▶ Provided entries
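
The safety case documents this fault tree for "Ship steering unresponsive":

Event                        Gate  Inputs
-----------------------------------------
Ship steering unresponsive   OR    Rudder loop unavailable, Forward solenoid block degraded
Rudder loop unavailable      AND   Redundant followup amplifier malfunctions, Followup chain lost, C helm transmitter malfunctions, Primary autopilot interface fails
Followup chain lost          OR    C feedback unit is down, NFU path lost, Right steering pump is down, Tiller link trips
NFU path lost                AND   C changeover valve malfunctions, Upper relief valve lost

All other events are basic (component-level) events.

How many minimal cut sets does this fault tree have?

NFU path lost [AND]: one cut set from each child combined → 1 × 1 = 1 cut set(s).
Followup chain lost [OR]: union of children's cut sets → 4 cut set(s).
Rudder loop unavailable [AND]: one cut set from each child combined → 1 × 4 × 1 × 1 = 4 cut set(s).
Ship steering unresponsive [OR]: union of children's cut sets → 5 cut set(s).
Minimal cut sets: {C feedback unit is down, C helm transmitter malfunctions, Primary autopilot interface fails, Redundant followup amplifier malfunctions}; {C changeover valve malfunctions, C helm transmitter malfunctions, Primary autopilot interface fails, Redundant followup amplifier malfunctions, Upper relief valve lost}; {C helm transmitter malfunctions, Primary autopilot interface fails, Redundant followup amplifier malfunctions, Right steering pump is down}; {C helm transmitter malfunctions, Primary autopilot interface fails, Redundant followup amplifier malfunctions, Tiller link trips}; {Forward solenoid block degraded}.

5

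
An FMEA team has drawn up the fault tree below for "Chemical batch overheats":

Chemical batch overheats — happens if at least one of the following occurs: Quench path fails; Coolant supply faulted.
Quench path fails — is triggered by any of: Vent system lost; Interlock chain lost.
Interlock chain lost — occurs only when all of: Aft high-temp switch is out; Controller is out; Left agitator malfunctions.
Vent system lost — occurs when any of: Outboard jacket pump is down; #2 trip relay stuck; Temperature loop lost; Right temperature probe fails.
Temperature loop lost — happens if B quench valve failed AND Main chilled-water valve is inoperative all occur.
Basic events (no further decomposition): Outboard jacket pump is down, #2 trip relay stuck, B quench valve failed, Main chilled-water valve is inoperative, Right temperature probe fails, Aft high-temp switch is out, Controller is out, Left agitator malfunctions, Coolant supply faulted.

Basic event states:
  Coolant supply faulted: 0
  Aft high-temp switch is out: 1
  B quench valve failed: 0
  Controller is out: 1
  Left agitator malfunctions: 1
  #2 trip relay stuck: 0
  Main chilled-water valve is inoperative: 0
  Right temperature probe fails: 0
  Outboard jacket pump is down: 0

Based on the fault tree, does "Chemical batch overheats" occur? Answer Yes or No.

Yes

Temperature loop lost [AND]: B quench valve failed=not, Main chilled-water valve is inoperative=not → not all inputs occur → does not occur.
Vent system lost [OR]: Outboard jacket pump is down=not, #2 trip relay stuck=not, Temperature loop lost=not, Right temperature probe fails=not → no input occurs → does not occur.
Interlock chain lost [AND]: Aft high-temp switch is out=occurs, Controller is out=occurs, Left agitator malfunctions=occurs → all inputs occur → occurs.
Quench path fails [OR]: Vent system lost=not, Interlock chain lost=occurs → at least one input occurs → occurs.
Chemical batch overheats [OR]: Quench path fails=occurs, Coolant supply faulted=not → at least one input occurs → occurs.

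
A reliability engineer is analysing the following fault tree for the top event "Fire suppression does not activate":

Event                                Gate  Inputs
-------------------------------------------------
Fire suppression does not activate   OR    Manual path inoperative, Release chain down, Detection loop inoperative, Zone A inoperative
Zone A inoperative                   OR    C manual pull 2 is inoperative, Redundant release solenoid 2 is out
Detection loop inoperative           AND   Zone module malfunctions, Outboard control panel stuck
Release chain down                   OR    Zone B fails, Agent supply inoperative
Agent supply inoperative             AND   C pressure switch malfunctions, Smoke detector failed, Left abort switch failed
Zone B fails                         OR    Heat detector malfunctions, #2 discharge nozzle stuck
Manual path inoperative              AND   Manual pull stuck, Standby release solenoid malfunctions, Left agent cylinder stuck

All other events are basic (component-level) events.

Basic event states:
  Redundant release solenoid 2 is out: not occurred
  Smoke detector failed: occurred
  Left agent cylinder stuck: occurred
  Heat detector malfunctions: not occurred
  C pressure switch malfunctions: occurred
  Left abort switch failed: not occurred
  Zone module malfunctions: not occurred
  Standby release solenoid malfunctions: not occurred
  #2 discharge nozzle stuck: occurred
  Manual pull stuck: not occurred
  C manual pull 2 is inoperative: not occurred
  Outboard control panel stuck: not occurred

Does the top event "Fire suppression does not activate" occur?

Yes

Manual path inoperative [AND]: Manual pull stuck=not, Standby release solenoid malfunctions=not, Left agent cylinder stuck=occurs → not all inputs occur → does not occur.
Zone B fails [OR]: Heat detector malfunctions=not, #2 discharge nozzle stuck=occurs → at least one input occurs → occurs.
Agent supply inoperative [AND]: C pressure switch malfunctions=occurs, Smoke detector failed=occurs, Left abort switch failed=not → not all inputs occur → does not occur.
Release chain down [OR]: Zone B fails=occurs, Agent supply inoperative=not → at least one input occurs → occurs.
Detection loop inoperative [AND]: Zone module malfunctions=not, Outboard control panel stuck=not → not all inputs occur → does not occur.
Zone A inoperative [OR]: C manual pull 2 is inoperative=not, Redundant release solenoid 2 is out=not → no input occurs → does not occur.
Fire suppression does not activate [OR]: Manual path inoperative=not, Release chain down=occurs, Detection loop inoperative=not, Zone A inoperative=not → at least one input occurs → occurs.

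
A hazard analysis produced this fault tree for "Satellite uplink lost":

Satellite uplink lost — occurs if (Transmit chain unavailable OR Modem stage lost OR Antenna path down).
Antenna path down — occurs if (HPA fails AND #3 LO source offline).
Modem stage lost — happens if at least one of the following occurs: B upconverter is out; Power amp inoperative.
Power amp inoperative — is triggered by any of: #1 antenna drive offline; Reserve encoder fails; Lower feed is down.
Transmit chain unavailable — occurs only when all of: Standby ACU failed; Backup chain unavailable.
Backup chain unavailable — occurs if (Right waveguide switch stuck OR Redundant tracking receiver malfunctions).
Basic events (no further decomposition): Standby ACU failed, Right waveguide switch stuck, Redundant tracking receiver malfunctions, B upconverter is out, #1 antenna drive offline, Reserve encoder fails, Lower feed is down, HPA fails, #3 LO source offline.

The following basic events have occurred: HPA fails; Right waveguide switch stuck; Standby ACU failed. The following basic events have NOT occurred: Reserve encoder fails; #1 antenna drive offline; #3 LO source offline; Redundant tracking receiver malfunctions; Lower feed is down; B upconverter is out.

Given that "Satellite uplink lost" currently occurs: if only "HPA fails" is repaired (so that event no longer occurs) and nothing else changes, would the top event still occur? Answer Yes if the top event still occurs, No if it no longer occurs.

Yes

Counterfactual: set "HPA fails" to not occurred.
Backup chain unavailable [OR]: Right waveguide switch stuck=occurs, Redundant tracking receiver malfunctions=not → at least one input occurs → occurs.
Transmit chain unavailable [AND]: Standby ACU failed=occurs, Backup chain unavailable=occurs → all inputs occur → occurs.
Power amp inoperative [OR]: #1 antenna drive offline=not, Reserve encoder fails=not, Lower feed is down=not → no input occurs → does not occur.
Modem stage lost [OR]: B upconverter is out=not, Power amp inoperative=not → no input occurs → does not occur.
Antenna path down [AND]: HPA fails=not, #3 LO source offline=not → not all inputs occur → does not occur.
Satellite uplink lost [OR]: Transmit chain unavailable=occurs, Modem stage lost=not, Antenna path down=not → at least one input occurs → occurs.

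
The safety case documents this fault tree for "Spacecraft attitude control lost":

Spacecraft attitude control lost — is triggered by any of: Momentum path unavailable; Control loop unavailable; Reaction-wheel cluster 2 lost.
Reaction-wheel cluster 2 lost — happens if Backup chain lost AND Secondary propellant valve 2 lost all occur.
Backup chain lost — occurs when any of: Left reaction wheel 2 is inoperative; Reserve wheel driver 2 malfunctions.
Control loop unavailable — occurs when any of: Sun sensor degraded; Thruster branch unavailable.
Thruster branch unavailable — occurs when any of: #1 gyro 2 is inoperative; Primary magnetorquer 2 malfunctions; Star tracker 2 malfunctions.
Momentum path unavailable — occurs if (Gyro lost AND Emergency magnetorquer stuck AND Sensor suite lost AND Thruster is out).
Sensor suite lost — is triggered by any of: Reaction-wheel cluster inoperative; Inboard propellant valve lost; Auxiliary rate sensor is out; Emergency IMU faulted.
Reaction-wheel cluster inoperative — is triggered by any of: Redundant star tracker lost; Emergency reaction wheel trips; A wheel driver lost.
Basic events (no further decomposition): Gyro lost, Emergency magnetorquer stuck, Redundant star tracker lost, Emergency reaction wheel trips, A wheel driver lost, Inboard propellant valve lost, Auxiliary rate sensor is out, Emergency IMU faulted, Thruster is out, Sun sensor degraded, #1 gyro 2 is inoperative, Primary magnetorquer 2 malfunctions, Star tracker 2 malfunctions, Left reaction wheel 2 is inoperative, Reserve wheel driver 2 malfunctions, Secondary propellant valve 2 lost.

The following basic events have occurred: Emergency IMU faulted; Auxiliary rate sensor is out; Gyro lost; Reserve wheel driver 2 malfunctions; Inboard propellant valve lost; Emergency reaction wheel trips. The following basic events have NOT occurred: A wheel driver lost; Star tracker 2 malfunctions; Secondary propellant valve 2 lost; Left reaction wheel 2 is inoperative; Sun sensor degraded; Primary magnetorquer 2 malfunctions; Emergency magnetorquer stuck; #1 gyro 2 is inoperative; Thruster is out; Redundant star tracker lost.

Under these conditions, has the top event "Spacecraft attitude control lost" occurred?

No

Reaction-wheel cluster inoperative [OR]: Redundant star tracker lost=not, Emergency reaction wheel trips=occurs, A wheel driver lost=not → at least one input occurs → occurs.
Sensor suite lost [OR]: Reaction-wheel cluster inoperative=occurs, Inboard propellant valve lost=occurs, Auxiliary rate sensor is out=occurs, Emergency IMU faulted=occurs → at least one input occurs → occurs.
Momentum path unavailable [AND]: Gyro lost=occurs, Emergency magnetorquer stuck=not, Sensor suite lost=occurs, Thruster is out=not → not all inputs occur → does not occur.
Thruster branch unavailable [OR]: #1 gyro 2 is inoperative=not, Primary magnetorquer 2 malfunctions=not, Star tracker 2 malfunctions=not → no input occurs → does not occur.
Control loop unavailable [OR]: Sun sensor degraded=not, Thruster branch unavailable=not → no input occurs → does not occur.
Backup chain lost [OR]: Left reaction wheel 2 is inoperative=not, Reserve wheel driver 2 malfunctions=occurs → at least one input occurs → occurs.
Reaction-wheel cluster 2 lost [AND]: Backup chain lost=occurs, Secondary propellant valve 2 lost=not → not all inputs occur → does not occur.
Spacecraft attitude control lost [OR]: Momentum path unavailable=not, Control loop unavailable=not, Reaction-wheel cluster 2 lost=not → no input occurs → does not occur.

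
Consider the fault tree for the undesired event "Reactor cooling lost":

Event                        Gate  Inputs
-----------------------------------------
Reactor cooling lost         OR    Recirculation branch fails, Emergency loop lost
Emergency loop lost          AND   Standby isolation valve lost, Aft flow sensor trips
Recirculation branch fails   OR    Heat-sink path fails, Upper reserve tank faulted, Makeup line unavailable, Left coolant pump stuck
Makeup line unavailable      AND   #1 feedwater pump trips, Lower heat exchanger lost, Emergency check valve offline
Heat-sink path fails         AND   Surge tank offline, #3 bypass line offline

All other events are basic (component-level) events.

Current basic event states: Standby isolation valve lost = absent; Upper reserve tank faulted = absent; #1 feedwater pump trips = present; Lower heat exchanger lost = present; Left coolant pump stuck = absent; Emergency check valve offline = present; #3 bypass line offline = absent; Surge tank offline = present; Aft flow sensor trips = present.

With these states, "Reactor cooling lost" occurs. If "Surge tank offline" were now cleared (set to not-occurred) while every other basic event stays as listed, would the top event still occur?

Counterfactual: set "Surge tank offline" to not occurred.
Heat-sink path fails [AND]: Surge tank offline=not, #3 bypass line offline=not → not all inputs occur → does not occur.
Makeup line unavailable [AND]: #1 feedwater pump trips=occurs, Lower heat exchanger lost=occurs, Emergency check valve offline=occurs → all inputs occur → occurs.
Recirculation branch fails [OR]: Heat-sink path fails=not, Upper reserve tank faulted=not, Makeup line unavailable=occurs, Left coolant pump stuck=not → at least one input occurs → occurs.
Emergency loop lost [AND]: Standby isolation valve lost=not, Aft flow sensor trips=occurs → not all inputs occur → does not occur.
Reactor cooling lost [OR]: Recirculation branch fails=occurs, Emergency loop lost=not → at least one input occurs → occurs.

Yes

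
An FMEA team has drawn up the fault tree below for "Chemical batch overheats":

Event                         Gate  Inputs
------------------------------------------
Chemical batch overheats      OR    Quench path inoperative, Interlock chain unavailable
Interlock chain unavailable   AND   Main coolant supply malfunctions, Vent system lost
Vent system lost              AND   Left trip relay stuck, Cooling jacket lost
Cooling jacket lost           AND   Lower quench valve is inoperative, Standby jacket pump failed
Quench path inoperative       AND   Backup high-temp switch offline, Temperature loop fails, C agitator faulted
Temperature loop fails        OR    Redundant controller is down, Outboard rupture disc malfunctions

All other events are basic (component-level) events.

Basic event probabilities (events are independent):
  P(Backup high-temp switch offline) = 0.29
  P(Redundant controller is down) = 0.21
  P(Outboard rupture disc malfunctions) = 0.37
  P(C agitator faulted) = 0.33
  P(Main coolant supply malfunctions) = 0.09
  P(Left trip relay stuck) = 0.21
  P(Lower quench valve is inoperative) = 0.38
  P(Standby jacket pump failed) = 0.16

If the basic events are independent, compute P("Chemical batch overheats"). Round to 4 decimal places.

0.0492

P(Temperature loop fails) [OR] = 1 − (1−0.21) × (1−0.37) = 0.502300
P(Quench path inoperative) [AND] = 0.29 × 0.502300 × 0.33 = 0.048070
P(Cooling jacket lost) [AND] = 0.38 × 0.16 = 0.060800
P(Vent system lost) [AND] = 0.21 × 0.060800 = 0.012768
P(Interlock chain unavailable) [AND] = 0.09 × 0.012768 = 0.001149
P(Chemical batch overheats) [OR] = 1 − (1−0.048070) × (1−0.001149) = 0.049164
Rounded to 4 decimal places: P(Chemical batch overheats) ≈ 0.0492.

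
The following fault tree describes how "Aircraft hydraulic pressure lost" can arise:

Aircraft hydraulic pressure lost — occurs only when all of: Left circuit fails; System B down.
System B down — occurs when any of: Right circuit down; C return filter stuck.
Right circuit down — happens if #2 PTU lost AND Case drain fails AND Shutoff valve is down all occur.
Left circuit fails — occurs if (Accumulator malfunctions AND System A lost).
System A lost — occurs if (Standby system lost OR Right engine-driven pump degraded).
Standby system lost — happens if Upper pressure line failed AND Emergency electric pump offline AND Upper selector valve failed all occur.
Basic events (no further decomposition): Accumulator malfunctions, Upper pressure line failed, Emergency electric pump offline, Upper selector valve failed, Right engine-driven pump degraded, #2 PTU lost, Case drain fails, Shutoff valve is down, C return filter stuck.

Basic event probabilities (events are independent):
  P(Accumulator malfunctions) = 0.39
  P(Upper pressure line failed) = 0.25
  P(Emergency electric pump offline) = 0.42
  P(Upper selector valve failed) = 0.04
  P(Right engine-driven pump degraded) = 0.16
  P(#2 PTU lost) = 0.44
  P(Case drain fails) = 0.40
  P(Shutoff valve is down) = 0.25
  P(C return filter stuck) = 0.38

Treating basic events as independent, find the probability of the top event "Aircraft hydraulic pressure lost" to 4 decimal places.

0.0260

P(Standby system lost) [AND] = 0.25 × 0.42 × 0.04 = 0.004200
P(System A lost) [OR] = 1 − (1−0.004200) × (1−0.16) = 0.163528
P(Left circuit fails) [AND] = 0.39 × 0.163528 = 0.063776
P(Right circuit down) [AND] = 0.44 × 0.40 × 0.25 = 0.044000
P(System B down) [OR] = 1 − (1−0.044000) × (1−0.38) = 0.407280
P(Aircraft hydraulic pressure lost) [AND] = 0.063776 × 0.407280 = 0.025975
Rounded to 4 decimal places: P(Aircraft hydraulic pressure lost) ≈ 0.0260.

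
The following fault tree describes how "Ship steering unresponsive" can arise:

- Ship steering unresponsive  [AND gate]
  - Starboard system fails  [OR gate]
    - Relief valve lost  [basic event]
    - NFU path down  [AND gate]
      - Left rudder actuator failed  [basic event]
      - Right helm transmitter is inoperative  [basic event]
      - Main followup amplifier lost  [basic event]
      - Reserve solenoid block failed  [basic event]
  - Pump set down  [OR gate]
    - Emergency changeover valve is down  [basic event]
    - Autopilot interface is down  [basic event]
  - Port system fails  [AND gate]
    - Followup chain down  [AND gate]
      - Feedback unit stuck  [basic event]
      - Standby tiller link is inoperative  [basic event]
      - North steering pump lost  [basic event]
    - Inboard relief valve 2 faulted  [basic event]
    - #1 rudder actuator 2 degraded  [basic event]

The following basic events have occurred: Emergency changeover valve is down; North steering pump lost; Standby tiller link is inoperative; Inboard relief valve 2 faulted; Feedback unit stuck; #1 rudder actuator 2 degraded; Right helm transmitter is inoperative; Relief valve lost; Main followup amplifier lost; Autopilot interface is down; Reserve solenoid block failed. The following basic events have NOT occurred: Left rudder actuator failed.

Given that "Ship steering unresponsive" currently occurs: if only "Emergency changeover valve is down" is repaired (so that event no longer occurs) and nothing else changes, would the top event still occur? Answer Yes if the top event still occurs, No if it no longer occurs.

Counterfactual: set "Emergency changeover valve is down" to not occurred.
NFU path down [AND]: Left rudder actuator failed=not, Right helm transmitter is inoperative=occurs, Main followup amplifier lost=occurs, Reserve solenoid block failed=occurs → not all inputs occur → does not occur.
Starboard system fails [OR]: Relief valve lost=occurs, NFU path down=not → at least one input occurs → occurs.
Pump set down [OR]: Emergency changeover valve is down=not, Autopilot interface is down=occurs → at least one input occurs → occurs.
Followup chain down [AND]: Feedback unit stuck=occurs, Standby tiller link is inoperative=occurs, North steering pump lost=occurs → all inputs occur → occurs.
Port system fails [AND]: Followup chain down=occurs, Inboard relief valve 2 faulted=occurs, #1 rudder actuator 2 degraded=occurs → all inputs occur → occurs.
Ship steering unresponsive [AND]: Starboard system fails=occurs, Pump set down=occurs, Port system fails=occurs → all inputs occur → occurs.

Yes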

▶ Task objective
Taking the entries above, restate exactly those lines that fall between the line with "P(Left trip relay stuck) = 0.21" and the line with "P(#2 PTU lost) = 0.44", keeping both of those lines too.

▶ Exercise result
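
  P(Left trip relay stuck) = 0.21
  P(Lower quench valve is inoperative) = 0.38
  P(Standby jacket pump failed) = 0.16

If the basic events are independent, compute P("Chemical batch overheats"). Round to 4 decimal places.

0.0492

P(Temperature loop fails) [OR] = 1 − (1−0.21) × (1−0.37) = 0.502300
P(Quench path inoperative) [AND] = 0.29 × 0.502300 × 0.33 = 0.048070
P(Cooling jacket lost) [AND] = 0.38 × 0.16 = 0.060800
P(Vent system lost) [AND] = 0.21 × 0.060800 = 0.012768
P(Interlock chain unavailable) [AND] = 0.09 × 0.012768 = 0.001149
P(Chemical batch overheats) [OR] = 1 − (1−0.048070) × (1−0.001149) = 0.049164
Rounded to 4 decimal places: P(Chemical batch overheats) ≈ 0.0492.

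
The following fault tree describes how "Aircraft hydraulic pressure lost" can arise:

Aircraft hydraulic pressure lost — occurs only when all of: Left circuit fails; System B down.
System B down — occurs when any of: Right circuit down; C return filter stuck.
Right circuit down — happens if #2 PTU lost AND Case drain fails AND Shutoff valve is down all occur.
Left circuit fails — occurs if (Accumulator malfunctions AND System A lost).
System A lost — occurs if (Standby system lost OR Right engine-driven pump degraded).
Standby system lost — happens if Upper pressure line failed AND Emergency electric pump offline AND Upper selector valve failed all occur.
Basic events (no further decomposition): Accumulator malfunctions, Upper pressure line failed, Emergency electric pump offline, Upper selector valve failed, Right engine-driven pump degraded, #2 PTU lost, Case drain fails, Shutoff valve is down, C return filter stuck.

Basic event probabilities (events are independent):
  P(Accumulator malfunctions) = 0.39
  P(Upper pressure line failed) = 0.25
  P(Emergency electric pump offline) = 0.42
  P(Upper selector valve failed) = 0.04
  P(Right engine-driven pump degraded) = 0.16
  P(#2 PTU lost) = 0.44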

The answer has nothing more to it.